Collected data entries
◇ ◇ ◇ ◇ ◇
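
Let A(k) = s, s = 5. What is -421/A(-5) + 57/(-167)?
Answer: -70592/835 ≈ -84.541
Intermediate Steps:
A(k) = 5
-421/A(-5) + 57/(-167) = -421/5 + 57/(-167) = -421*⅕ + 57*(-1/167) = -421/5 - 57/167 = -70592/835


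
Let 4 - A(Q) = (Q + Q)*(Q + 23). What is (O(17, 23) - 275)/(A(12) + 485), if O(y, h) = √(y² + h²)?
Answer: 275/351 - √818/351 ≈ 0.70199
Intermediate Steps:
A(Q) = 4 - 2*Q*(23 + Q) (A(Q) = 4 - (Q + Q)*(Q + 23) = 4 - 2*Q*(23 + Q))
O(y, h) = √(h² + y²)
(O(17, 23) - 275)/(A(12) + 485) = (√(23² + 17²) - 275)/((4 - 46*12 - 2*12²) + 485) = (√(529 + 289) - 275)/((4 - 552 - 2*144) + 485) = (√818 - 275)/((4 - 552 - 288) + 485) = (-275 + √818)/(-836 + 485) = (-275 + √818)/(-351) = (-275 + √818)*(-1/351) = 275/351 - √818/351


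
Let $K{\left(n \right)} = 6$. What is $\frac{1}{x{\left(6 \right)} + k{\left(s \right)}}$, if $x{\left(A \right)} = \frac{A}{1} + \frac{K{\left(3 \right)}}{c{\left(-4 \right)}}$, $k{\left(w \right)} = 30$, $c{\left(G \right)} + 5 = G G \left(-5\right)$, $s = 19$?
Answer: $\frac{85}{3054} \approx 0.027832$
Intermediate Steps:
$c{\left(G \right)} = -5 - 5 G^{2}$ ($c{\left(G \right)} = -5 + G G \left(-5\right) = -5 + G^{2} \left(-5\right) = -5 - 5 G^{2}$)
$x{\left(A \right)} = - \frac{6}{85} + A$ ($x{\left(A \right)} = \frac{A}{1} + \frac{6}{-5 - 5 \left(-4\right)^{2}} = A 1 + \frac{6}{-5 - 80} = A + \frac{6}{-5 - 80} = A + \frac{6}{-85} = A + 6 \left(- \frac{1}{85}\right) = A - \frac{6}{85} = - \frac{6}{85} + A$)
$\frac{1}{x{\left(6 \right)} + k{\left(s \right)}} = \frac{1}{\left(- \frac{6}{85} + 6\right) + 30} = \frac{1}{\frac{504}{85} + 30} = \frac{1}{\frac{3054}{85}} = \frac{85}{3054}$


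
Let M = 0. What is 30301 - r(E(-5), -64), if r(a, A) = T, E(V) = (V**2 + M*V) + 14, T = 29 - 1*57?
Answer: 30329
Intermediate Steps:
T = -28 (T = 29 - 57 = -28)
E(V) = 14 + V**2 (E(V) = (V**2 + 0*V) + 14 = (V**2 + 0) + 14 = V**2 + 14 = 14 + V**2)
r(a, A) = -28
30301 - r(E(-5), -64) = 30301 - 1*(-28) = 30301 + 28 = 30329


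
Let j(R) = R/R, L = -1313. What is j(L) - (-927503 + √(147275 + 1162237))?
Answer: 927504 - 2*√327378 ≈ 9.2636e+5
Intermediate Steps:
j(R) = 1
j(L) - (-927503 + √(147275 + 1162237)) = 1 - (-927503 + √(147275 + 1162237)) = 1 - (-927503 + √1309512) = 1 - (-927503 + 2*√327378) = 1 + (927503 - 2*√327378) = 927504 - 2*√327378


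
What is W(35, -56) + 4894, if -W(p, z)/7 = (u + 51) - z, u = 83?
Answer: 3564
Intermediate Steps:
W(p, z) = -938 + 7*z (W(p, z) = -7*((83 + 51) - z) = -7*(134 - z) = -938 + 7*z)
W(35, -56) + 4894 = (-938 + 7*(-56)) + 4894 = (-938 - 392) + 4894 = -1330 + 4894 = 3564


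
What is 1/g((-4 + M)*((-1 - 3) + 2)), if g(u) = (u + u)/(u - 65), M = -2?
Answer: -53/24 ≈ -2.2083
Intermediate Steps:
g(u) = 2*u/(-65 + u) (g(u) = (2*u)/(-65 + u) = 2*u/(-65 + u))
1/g((-4 + M)*((-1 - 3) + 2)) = 1/(2*((-4 - 2)*((-1 - 3) + 2))/(-65 + (-4 - 2)*((-1 - 3) + 2))) = 1/(2*(-6*(-4 + 2))/(-65 - 6*(-4 + 2))) = 1/(2*(-6*(-2))/(-65 - 6*(-2))) = 1/(2*12/(-65 + 12)) = 1/(2*12/(-53)) = 1/(2*12*(-1/53)) = 1/(-24/53) = -53/24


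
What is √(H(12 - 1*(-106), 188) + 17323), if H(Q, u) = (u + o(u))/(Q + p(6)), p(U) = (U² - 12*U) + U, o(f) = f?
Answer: 10*√20966/11 ≈ 131.63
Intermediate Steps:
p(U) = U² - 11*U
H(Q, u) = 2*u/(-30 + Q) (H(Q, u) = (u + u)/(Q + 6*(-11 + 6)) = (2*u)/(Q + 6*(-5)) = (2*u)/(Q - 30) = (2*u)/(-30 + Q) = 2*u/(-30 + Q))
√(H(12 - 1*(-106), 188) + 17323) = √(2*188/(-30 + (12 - 1*(-106))) + 17323) = √(2*188/(-30 + (12 + 106)) + 17323) = √(2*188/(-30 + 118) + 17323) = √(2*188/88 + 17323) = √(2*188*(1/88) + 17323) = √(47/11 + 17323) = √(190600/11) = 10*√20966/11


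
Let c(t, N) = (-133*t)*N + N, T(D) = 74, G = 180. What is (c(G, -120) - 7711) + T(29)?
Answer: 2865043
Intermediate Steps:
c(t, N) = N - 133*N*t (c(t, N) = -133*N*t + N = N - 133*N*t)
(c(G, -120) - 7711) + T(29) = (-120*(1 - 133*180) - 7711) + 74 = (-120*(1 - 23940) - 7711) + 74 = (-120*(-23939) - 7711) + 74 = (2872680 - 7711) + 74 = 2864969 + 74 = 2865043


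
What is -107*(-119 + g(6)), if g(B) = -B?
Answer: 13375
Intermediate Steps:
-107*(-119 + g(6)) = -107*(-119 - 1*6) = -107*(-119 - 6) = -107*(-125) = 13375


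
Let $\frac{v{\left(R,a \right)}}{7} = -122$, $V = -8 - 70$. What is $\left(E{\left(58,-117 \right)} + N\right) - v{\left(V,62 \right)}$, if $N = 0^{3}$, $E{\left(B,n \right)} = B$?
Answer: $912$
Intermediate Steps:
$V = -78$
$v{\left(R,a \right)} = -854$ ($v{\left(R,a \right)} = 7 \left(-122\right) = -854$)
$N = 0$
$\left(E{\left(58,-117 \right)} + N\right) - v{\left(V,62 \right)} = \left(58 + 0\right) - -854 = 58 + 854 = 912$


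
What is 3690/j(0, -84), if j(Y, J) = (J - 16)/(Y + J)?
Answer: 15498/5 ≈ 3099.6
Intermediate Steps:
j(Y, J) = (-16 + J)/(J + Y)
3690/j(0, -84) = 3690/(((-16 - 84)/(-84 + 0))) = 3690/((-100/(-84))) = 3690/((-1/84*(-100))) = 3690/(25/21) = 3690*(21/25) = 15498/5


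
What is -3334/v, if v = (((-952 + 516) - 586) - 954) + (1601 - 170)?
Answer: 3334/545 ≈ 6.1174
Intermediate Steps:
v = -545 (v = ((-436 - 586) - 954) + 1431 = (-1022 - 954) + 1431 = -1976 + 1431 = -545)
-3334/v = -3334/(-545) = -3334*(-1/545) = 3334/545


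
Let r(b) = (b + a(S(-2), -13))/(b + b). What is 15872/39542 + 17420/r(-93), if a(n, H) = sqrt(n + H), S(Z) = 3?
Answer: 5957687082184/171197089 + 3240120*I*sqrt(10)/8659 ≈ 34800.0 + 1183.3*I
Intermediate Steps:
a(n, H) = sqrt(H + n)
r(b) = (b + I*sqrt(10))/(2*b) (r(b) = (b + sqrt(-13 + 3))/(b + b) = (b + sqrt(-10))/((2*b)) = (b + I*sqrt(10))*(1/(2*b)) = (b + I*sqrt(10))/(2*b))
15872/39542 + 17420/r(-93) = 15872/39542 + 17420/(((1/2)*(-93 + I*sqrt(10))/(-93))) = 15872*(1/39542) + 17420/(((1/2)*(-1/93)*(-93 + I*sqrt(10)))) = 7936/19771 + 17420/(1/2 - I*sqrt(10)/186)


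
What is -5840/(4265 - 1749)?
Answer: -1460/629 ≈ -2.3211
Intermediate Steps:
-5840/(4265 - 1749) = -5840/2516 = -5840*1/2516 = -1460/629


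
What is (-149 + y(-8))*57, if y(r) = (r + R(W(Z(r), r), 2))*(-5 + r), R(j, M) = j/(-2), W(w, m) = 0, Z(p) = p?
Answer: -2565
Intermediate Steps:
R(j, M) = -j/2 (R(j, M) = j*(-1/2) = -j/2)
y(r) = r*(-5 + r) (y(r) = (r - 1/2*0)*(-5 + r) = (r + 0)*(-5 + r) = r*(-5 + r))
(-149 + y(-8))*57 = (-149 - 8*(-5 - 8))*57 = (-149 - 8*(-13))*57 = (-149 + 104)*57 = -45*57 = -2565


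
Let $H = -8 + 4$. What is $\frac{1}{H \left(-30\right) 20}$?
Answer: $\frac{1}{2400} \approx 0.00041667$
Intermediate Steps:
$H = -4$
$\frac{1}{H \left(-30\right) 20} = \frac{1}{\left(-4\right) \left(-30\right) 20} = \frac{1}{120 \cdot 20} = \frac{1}{2400}$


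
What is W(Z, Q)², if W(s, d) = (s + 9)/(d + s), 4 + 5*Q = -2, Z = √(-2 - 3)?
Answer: 50*(-9*√5 + 38*I)/(-89*I + 60*√5) ≈ -11.732 + 6.3793*I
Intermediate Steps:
Z = I*√5 (Z = √(-5) = I*√5 ≈ 2.2361*I)
Q = -6/5 (Q = -⅘ + (⅕)*(-2) = -⅘ - ⅖ = -6/5 ≈ -1.2000)
W(s, d) = (9 + s)/(d + s)
W(Z, Q)² = ((9 + I*√5)/(-6/5 + I*√5))² = (9 + I*√5)²/(-6/5 + I*√5)²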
◇ ◇ ◇ ◇ ◇
_To do_
Would you repeat, exactly and with nothing added, every line from the line containing "What is -5840/(4265 - 1749)?" through the last line of the records above?

_Result of the task_
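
What is -5840/(4265 - 1749)?
Answer: -1460/629 ≈ -2.3211
Intermediate Steps:
-5840/(4265 - 1749) = -5840/2516 = -5840*1/2516 = -1460/629


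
What is (-149 + y(-8))*57, if y(r) = (r + R(W(Z(r), r), 2))*(-5 + r), R(j, M) = j/(-2), W(w, m) = 0, Z(p) = p?
Answer: -2565
Intermediate Steps:
R(j, M) = -j/2 (R(j, M) = j*(-1/2) = -j/2)
y(r) = r*(-5 + r) (y(r) = (r - 1/2*0)*(-5 + r) = (r + 0)*(-5 + r) = r*(-5 + r))
(-149 + y(-8))*57 = (-149 - 8*(-5 - 8))*57 = (-149 - 8*(-13))*57 = (-149 + 104)*57 = -45*57 = -2565


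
Let $H = -8 + 4$. What is $\frac{1}{H \left(-30\right) 20}$?
Answer: $\frac{1}{2400} \approx 0.00041667$
Intermediate Steps:
$H = -4$
$\frac{1}{H \left(-30\right) 20} = \frac{1}{\left(-4\right) \left(-30\right) 20} = \frac{1}{120 \cdot 20} = \frac{1}{2400}$


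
What is W(Z, Q)², if W(s, d) = (s + 9)/(d + s), 4 + 5*Q = -2, Z = √(-2 - 3)?
Answer: 50*(-9*√5 + 38*I)/(-89*I + 60*√5) ≈ -11.732 + 6.3793*I
Intermediate Steps:
Z = I*√5 (Z = √(-5) = I*√5 ≈ 2.2361*I)
Q = -6/5 (Q = -⅘ + (⅕)*(-2) = -⅘ - ⅖ = -6/5 ≈ -1.2000)
W(s, d) = (9 + s)/(d + s)
W(Z, Q)² = ((9 + I*√5)/(-6/5 + I*√5))² = (9 + I*√5)²/(-6/5 + I*√5)²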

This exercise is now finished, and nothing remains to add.